BEGIN INFORMATION PROVIDED

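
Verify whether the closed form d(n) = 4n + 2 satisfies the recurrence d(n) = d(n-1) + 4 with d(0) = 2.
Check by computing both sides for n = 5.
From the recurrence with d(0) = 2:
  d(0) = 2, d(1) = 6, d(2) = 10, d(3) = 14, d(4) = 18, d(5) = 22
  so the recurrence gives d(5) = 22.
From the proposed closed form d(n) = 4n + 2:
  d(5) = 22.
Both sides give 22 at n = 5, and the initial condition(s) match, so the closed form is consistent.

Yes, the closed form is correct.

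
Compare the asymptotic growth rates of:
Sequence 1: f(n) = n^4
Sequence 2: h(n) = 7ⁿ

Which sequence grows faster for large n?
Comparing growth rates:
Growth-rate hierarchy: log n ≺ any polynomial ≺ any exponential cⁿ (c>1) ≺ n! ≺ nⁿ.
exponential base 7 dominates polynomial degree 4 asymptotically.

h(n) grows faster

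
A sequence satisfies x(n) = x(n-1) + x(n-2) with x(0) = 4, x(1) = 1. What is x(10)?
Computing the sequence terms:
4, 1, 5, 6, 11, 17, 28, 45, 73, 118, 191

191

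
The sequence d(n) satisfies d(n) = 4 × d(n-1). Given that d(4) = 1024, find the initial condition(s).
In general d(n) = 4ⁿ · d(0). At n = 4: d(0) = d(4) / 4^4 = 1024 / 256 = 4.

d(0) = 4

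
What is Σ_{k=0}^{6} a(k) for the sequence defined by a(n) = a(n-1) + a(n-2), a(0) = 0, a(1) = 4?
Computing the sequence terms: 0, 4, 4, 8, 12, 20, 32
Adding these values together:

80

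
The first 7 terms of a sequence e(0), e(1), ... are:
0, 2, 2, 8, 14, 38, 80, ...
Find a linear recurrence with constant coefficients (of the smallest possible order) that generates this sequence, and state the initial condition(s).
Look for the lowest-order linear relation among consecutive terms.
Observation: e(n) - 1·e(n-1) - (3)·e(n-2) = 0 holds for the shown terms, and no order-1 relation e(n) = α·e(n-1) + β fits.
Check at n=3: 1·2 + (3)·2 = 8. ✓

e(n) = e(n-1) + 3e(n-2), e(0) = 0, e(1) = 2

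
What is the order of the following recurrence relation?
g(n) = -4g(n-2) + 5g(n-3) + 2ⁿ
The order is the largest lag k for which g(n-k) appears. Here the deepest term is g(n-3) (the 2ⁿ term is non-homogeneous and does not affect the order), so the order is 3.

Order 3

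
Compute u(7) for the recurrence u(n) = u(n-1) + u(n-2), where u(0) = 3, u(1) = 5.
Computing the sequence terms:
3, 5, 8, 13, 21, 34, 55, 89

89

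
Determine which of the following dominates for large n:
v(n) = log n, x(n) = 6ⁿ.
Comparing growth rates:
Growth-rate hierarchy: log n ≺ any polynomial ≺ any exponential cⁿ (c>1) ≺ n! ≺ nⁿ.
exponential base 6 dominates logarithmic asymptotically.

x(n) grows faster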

END INFORMATION PROVIDED
BEGIN INFORMATION PROVIDED

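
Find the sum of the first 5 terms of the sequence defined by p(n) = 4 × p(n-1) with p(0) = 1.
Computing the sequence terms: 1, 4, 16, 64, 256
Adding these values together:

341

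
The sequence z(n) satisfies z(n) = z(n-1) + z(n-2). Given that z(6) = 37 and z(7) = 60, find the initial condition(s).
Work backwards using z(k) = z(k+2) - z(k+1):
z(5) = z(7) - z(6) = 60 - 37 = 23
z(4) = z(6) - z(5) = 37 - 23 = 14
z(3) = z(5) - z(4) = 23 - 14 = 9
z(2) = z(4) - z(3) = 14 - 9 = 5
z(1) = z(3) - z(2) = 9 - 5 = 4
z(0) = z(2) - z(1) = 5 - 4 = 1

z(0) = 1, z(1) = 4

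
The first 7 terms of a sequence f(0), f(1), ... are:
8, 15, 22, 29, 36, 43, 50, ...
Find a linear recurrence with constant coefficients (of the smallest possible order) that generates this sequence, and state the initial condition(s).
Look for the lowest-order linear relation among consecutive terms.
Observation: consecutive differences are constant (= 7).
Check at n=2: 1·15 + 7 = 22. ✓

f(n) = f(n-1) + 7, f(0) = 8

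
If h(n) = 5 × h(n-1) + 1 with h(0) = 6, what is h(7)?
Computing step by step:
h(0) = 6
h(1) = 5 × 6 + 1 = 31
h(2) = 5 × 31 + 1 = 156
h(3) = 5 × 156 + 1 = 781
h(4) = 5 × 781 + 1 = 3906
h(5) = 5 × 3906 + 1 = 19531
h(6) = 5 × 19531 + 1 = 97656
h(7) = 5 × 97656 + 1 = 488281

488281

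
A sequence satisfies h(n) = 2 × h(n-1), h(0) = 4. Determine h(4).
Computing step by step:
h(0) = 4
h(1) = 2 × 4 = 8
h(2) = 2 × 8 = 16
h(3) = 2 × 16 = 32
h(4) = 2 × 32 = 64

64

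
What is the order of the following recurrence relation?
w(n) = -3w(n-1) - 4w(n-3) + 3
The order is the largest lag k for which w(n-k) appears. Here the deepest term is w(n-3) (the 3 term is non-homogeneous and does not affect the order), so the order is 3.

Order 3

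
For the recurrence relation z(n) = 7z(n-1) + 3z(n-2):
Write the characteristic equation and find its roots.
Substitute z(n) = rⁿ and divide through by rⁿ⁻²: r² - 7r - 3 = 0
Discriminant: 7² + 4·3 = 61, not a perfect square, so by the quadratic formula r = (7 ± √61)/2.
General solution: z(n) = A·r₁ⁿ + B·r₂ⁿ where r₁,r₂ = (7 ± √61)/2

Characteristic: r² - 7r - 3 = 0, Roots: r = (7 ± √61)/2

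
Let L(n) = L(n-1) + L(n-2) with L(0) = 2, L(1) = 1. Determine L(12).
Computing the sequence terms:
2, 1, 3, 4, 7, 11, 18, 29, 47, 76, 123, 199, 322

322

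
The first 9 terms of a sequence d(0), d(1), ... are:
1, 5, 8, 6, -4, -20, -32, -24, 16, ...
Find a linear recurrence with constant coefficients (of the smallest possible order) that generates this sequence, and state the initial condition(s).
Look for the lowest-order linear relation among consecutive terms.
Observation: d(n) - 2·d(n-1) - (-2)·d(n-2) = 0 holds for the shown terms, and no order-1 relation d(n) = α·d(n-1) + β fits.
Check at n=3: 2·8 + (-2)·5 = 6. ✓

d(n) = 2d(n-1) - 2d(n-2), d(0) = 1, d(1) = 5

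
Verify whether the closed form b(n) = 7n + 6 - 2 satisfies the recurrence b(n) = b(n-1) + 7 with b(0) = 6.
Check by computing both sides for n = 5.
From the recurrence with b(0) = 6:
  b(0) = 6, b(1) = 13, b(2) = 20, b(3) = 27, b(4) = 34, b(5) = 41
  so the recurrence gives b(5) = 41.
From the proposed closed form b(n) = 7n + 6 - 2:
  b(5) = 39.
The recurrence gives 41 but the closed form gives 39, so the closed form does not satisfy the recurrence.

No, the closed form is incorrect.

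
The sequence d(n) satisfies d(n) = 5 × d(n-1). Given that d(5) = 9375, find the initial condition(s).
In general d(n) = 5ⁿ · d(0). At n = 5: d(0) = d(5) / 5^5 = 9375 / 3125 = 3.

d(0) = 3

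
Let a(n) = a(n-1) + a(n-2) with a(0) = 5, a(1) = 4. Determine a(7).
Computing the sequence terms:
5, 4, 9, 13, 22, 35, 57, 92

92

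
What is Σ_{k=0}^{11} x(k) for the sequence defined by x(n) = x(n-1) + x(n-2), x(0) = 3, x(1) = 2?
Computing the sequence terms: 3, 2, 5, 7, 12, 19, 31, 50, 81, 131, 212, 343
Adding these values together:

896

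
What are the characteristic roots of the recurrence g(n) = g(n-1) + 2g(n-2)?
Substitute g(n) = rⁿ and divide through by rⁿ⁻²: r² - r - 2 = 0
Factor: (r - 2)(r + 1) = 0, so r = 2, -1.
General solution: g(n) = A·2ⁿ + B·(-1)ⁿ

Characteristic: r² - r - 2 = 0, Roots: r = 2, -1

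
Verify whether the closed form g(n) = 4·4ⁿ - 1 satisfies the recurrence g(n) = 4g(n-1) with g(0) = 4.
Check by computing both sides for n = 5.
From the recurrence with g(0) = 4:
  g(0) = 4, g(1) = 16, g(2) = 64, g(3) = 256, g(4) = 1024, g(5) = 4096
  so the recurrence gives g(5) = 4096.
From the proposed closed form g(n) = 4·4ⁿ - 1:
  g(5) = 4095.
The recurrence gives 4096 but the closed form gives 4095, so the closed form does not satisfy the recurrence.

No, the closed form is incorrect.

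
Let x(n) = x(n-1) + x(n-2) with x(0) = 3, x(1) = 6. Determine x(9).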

END INFORMATION PROVIDED

▶ **PROBLEM DETAILS**:
Copy out every line of the data that includes the word "whether".

▶ **WRITTEN ANSWER**:
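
Verify whether the closed form d(n) = 4n + 2 satisfies the recurrence d(n) = d(n-1) + 4 with d(0) = 2.
Verify whether the closed form b(n) = 7n + 6 - 2 satisfies the recurrence b(n) = b(n-1) + 7 with b(0) = 6.
Verify whether the closed form g(n) = 4·4ⁿ - 1 satisfies the recurrence g(n) = 4g(n-1) with g(0) = 4.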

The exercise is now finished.